[Start of Attachment]
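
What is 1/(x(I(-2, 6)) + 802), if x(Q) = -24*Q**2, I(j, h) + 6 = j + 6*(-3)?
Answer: -1/15422 ≈ -6.4842e-5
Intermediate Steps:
I(j, h) = -24 + j (I(j, h) = -6 + (j + 6*(-3)) = -6 + (j - 18) = -6 + (-18 + j) = -24 + j)
1/(x(I(-2, 6)) + 802) = 1/(-24*(-24 - 2)**2 + 802) = 1/(-24*(-26)**2 + 802) = 1/(-24*676 + 802) = 1/(-16224 + 802) = 1/(-15422) = -1/15422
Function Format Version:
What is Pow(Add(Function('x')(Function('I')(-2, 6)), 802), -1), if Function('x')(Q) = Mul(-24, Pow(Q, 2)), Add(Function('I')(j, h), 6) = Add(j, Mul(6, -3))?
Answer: Rational(-1, 15422) ≈ -6.4842e-5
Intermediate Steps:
Function('I')(j, h) = Add(-24, j) (Function('I')(j, h) = Add(-6, Add(j, Mul(6, -3))) = Add(-6, Add(j, -18)) = Add(-6, Add(-18, j)) = Add(-24, j))
Pow(Add(Function('x')(Function('I')(-2, 6)), 802), -1) = Pow(Add(Mul(-24, Pow(Add(-24, -2), 2)), 802), -1) = Pow(Add(Mul(-24, Pow(-26, 2)), 802), -1) = Pow(Add(Mul(-24, 676), 802), -1) = Pow(Add(-16224, 802), -1) = Pow(-15422, -1) = Rational(-1, 15422)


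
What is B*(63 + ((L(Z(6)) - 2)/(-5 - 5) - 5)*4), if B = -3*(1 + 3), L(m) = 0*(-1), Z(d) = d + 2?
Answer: -2628/5 ≈ -525.60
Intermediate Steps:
Z(d) = 2 + d
L(m) = 0
B = -12 (B = -3*4 = -12)
B*(63 + ((L(Z(6)) - 2)/(-5 - 5) - 5)*4) = -12*(63 + ((0 - 2)/(-5 - 5) - 5)*4) = -12*(63 + (-2/(-10) - 5)*4) = -12*(63 + (-2*(-1/10) - 5)*4) = -12*(63 + (1/5 - 5)*4) = -12*(63 - 24/5*4) = -12*(63 - 96/5) = -12*219/5 = -2628/5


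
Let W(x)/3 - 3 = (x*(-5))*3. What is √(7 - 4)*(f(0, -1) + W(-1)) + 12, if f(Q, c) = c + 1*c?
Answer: 12 + 52*√3 ≈ 102.07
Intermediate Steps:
W(x) = 9 - 45*x (W(x) = 9 + 3*((x*(-5))*3) = 9 + 3*(-5*x*3) = 9 + 3*(-15*x) = 9 - 45*x)
f(Q, c) = 2*c (f(Q, c) = c + c = 2*c)
√(7 - 4)*(f(0, -1) + W(-1)) + 12 = √(7 - 4)*(2*(-1) + (9 - 45*(-1))) + 12 = √3*(-2 + (9 + 45)) + 12 = √3*(-2 + 54) + 12 = √3*52 + 12 = 52*√3 + 12 = 12 + 52*√3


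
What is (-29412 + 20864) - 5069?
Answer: -13617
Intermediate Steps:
(-29412 + 20864) - 5069 = -8548 - 5069 = -13617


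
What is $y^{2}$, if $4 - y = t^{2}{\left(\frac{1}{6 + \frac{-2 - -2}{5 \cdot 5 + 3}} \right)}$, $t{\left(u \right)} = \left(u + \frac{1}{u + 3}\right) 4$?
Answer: $\frac{802816}{10556001} \approx 0.076053$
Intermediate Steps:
$t{\left(u \right)} = 4 u + \frac{4}{3 + u}$ ($t{\left(u \right)} = \left(u + \frac{1}{3 + u}\right) 4 = 4 u + \frac{4}{3 + u}$)
$y = \frac{896}{3249}$ ($y = 4 - \left(\frac{4 \left(1 + \left(\frac{1}{6 + \frac{-2 - -2}{5 \cdot 5 + 3}}\right)^{2} + \frac{3}{6 + \frac{-2 - -2}{5 \cdot 5 + 3}}\right)}{3 + \frac{1}{6 + \frac{-2 - -2}{5 \cdot 5 + 3}}}\right)^{2} = 4 - \left(\frac{4 \left(1 + \left(\frac{1}{6 + \frac{-2 + 2}{25 + 3}}\right)^{2} + \frac{3}{6 + \frac{-2 + 2}{25 + 3}}\right)}{3 + \frac{1}{6 + \frac{-2 + 2}{25 + 3}}}\right)^{2} = 4 - \left(\frac{4 \left(1 + \left(\frac{1}{6 + \frac{0}{28}}\right)^{2} + \frac{3}{6 + \frac{0}{28}}\right)}{3 + \frac{1}{6 + \frac{0}{28}}}\right)^{2} = 4 - \left(\frac{4 \left(1 + \left(\frac{1}{6 + 0 \cdot \frac{1}{28}}\right)^{2} + \frac{3}{6 + 0 \cdot \frac{1}{28}}\right)}{3 + \frac{1}{6 + 0 \cdot \frac{1}{28}}}\right)^{2} = 4 - \left(\frac{4 \left(1 + \left(\frac{1}{6 + 0}\right)^{2} + \frac{3}{6 + 0}\right)}{3 + \frac{1}{6 + 0}}\right)^{2} = 4 - \left(\frac{4 \left(1 + \left(\frac{1}{6}\right)^{2} + \frac{3}{6}\right)}{3 + \frac{1}{6}}\right)^{2} = 4 - \left(\frac{4 \left(1 + \left(\frac{1}{6}\right)^{2} + 3 \cdot \frac{1}{6}\right)}{3 + \frac{1}{6}}\right)^{2} = 4 - \left(\frac{4 \left(1 + \frac{1}{36} + \frac{1}{2}\right)}{\frac{19}{6}}\right)^{2} = 4 - \left(4 \cdot \frac{6}{19} \cdot \frac{55}{36}\right)^{2} = 4 - \left(\frac{110}{57}\right)^{2} = 4 - \frac{12100}{3249} = \frac{896}{3249} \approx 0.27578$)
$y^{2} = \left(\frac{896}{3249}\right)^{2} = \frac{802816}{10556001}$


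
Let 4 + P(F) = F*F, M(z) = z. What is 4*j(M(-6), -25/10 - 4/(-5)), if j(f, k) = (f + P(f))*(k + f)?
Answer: -4004/5 ≈ -800.80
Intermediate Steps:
P(F) = -4 + F² (P(F) = -4 + F*F = -4 + F²)
j(f, k) = (f + k)*(-4 + f + f²) (j(f, k) = (f + (-4 + f²))*(k + f) = (-4 + f + f²)*(f + k) = (f + k)*(-4 + f + f²))
4*j(M(-6), -25/10 - 4/(-5)) = 4*((-6)² - 6*(-25/10 - 4/(-5)) - 6*(-4 + (-6)²) + (-25/10 - 4/(-5))*(-4 + (-6)²)) = 4*(36 - 6*(-25*⅒ - 4*(-⅕)) - 6*(-4 + 36) + (-25*⅒ - 4*(-⅕))*(-4 + 36)) = 4*(36 - 6*(-5/2 + ⅘) - 6*32 + (-5/2 + ⅘)*32) = 4*(36 - 6*(-17/10) - 192 - 17/10*32) = 4*(36 + 51/5 - 192 - 272/5) = 4*(-1001/5) = -4004/5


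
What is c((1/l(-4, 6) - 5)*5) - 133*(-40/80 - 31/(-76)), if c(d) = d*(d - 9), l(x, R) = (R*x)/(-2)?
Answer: 120649/144 ≈ 837.84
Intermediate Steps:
l(x, R) = -R*x/2 (l(x, R) = (R*x)*(-½) = -R*x/2)
c(d) = d*(-9 + d)
c((1/l(-4, 6) - 5)*5) - 133*(-40/80 - 31/(-76)) = ((1/(-½*6*(-4)) - 5)*5)*(-9 + (1/(-½*6*(-4)) - 5)*5) - 133*(-40/80 - 31/(-76)) = ((1/12 - 5)*5)*(-9 + (1/12 - 5)*5) - 133*(-40*1/80 - 31*(-1/76)) = ((1/12 - 5)*5)*(-9 + (1/12 - 5)*5) - 133*(-½ + 31/76) = (-59/12*5)*(-9 - 59/12*5) - 133*(-7/76) = -295*(-9 - 295/12)/12 + 49/4 = -295/12*(-403/12) + 49/4 = 118885/144 + 49/4 = 120649/144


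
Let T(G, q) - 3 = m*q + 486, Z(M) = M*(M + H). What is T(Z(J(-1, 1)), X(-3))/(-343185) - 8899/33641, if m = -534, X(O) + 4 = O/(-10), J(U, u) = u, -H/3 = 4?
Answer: -5228202753/19241810975 ≈ -0.27171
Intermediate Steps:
H = -12 (H = -3*4 = -12)
Z(M) = M*(-12 + M) (Z(M) = M*(M - 12) = M*(-12 + M))
X(O) = -4 - O/10 (X(O) = -4 + O/(-10) = -4 + O*(-⅒) = -4 - O/10)
T(G, q) = 489 - 534*q (T(G, q) = 3 + (-534*q + 486) = 3 + (486 - 534*q) = 489 - 534*q)
T(Z(J(-1, 1)), X(-3))/(-343185) - 8899/33641 = (489 - 534*(-4 - ⅒*(-3)))/(-343185) - 8899/33641 = (489 - 534*(-4 + 3/10))*(-1/343185) - 8899*1/33641 = (489 - 534*(-37/10))*(-1/343185) - 8899/33641 = (489 + 9879/5)*(-1/343185) - 8899/33641 = (12324/5)*(-1/343185) - 8899/33641 = -4108/571975 - 8899/33641 = -5228202753/19241810975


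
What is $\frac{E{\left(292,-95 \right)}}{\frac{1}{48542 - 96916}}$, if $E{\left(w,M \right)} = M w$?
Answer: $1341894760$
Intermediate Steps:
$\frac{E{\left(292,-95 \right)}}{\frac{1}{48542 - 96916}} = \frac{\left(-95\right) 292}{\frac{1}{48542 - 96916}} = - \frac{27740}{\frac{1}{-48374}} = - \frac{27740}{- \frac{1}{48374}} = \left(-27740\right) \left(-48374\right) = 1341894760$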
[End of Attachment]
* **What you need to do**
Referring to the material above, set down exactly the lines between the line with "Let T(G, q)" and the line with "Answer: $1341894760$", inclusive, and no other lines.

* **Task response**
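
Let T(G, q) - 3 = m*q + 486, Z(M) = M*(M + H). What is T(Z(J(-1, 1)), X(-3))/(-343185) - 8899/33641, if m = -534, X(O) + 4 = O/(-10), J(U, u) = u, -H/3 = 4?
Answer: -5228202753/19241810975 ≈ -0.27171
Intermediate Steps:
H = -12 (H = -3*4 = -12)
Z(M) = M*(-12 + M) (Z(M) = M*(M - 12) = M*(-12 + M))
X(O) = -4 - O/10 (X(O) = -4 + O/(-10) = -4 + O*(-⅒) = -4 - O/10)
T(G, q) = 489 - 534*q (T(G, q) = 3 + (-534*q + 486) = 3 + (486 - 534*q) = 489 - 534*q)
T(Z(J(-1, 1)), X(-3))/(-343185) - 8899/33641 = (489 - 534*(-4 - ⅒*(-3)))/(-343185) - 8899/33641 = (489 - 534*(-4 + 3/10))*(-1/343185) - 8899*1/33641 = (489 - 534*(-37/10))*(-1/343185) - 8899/33641 = (489 + 9879/5)*(-1/343185) - 8899/33641 = (12324/5)*(-1/343185) - 8899/33641 = -4108/571975 - 8899/33641 = -5228202753/19241810975


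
What is $\frac{E{\left(292,-95 \right)}}{\frac{1}{48542 - 96916}}$, if $E{\left(w,M \right)} = M w$?
Answer: $1341894760$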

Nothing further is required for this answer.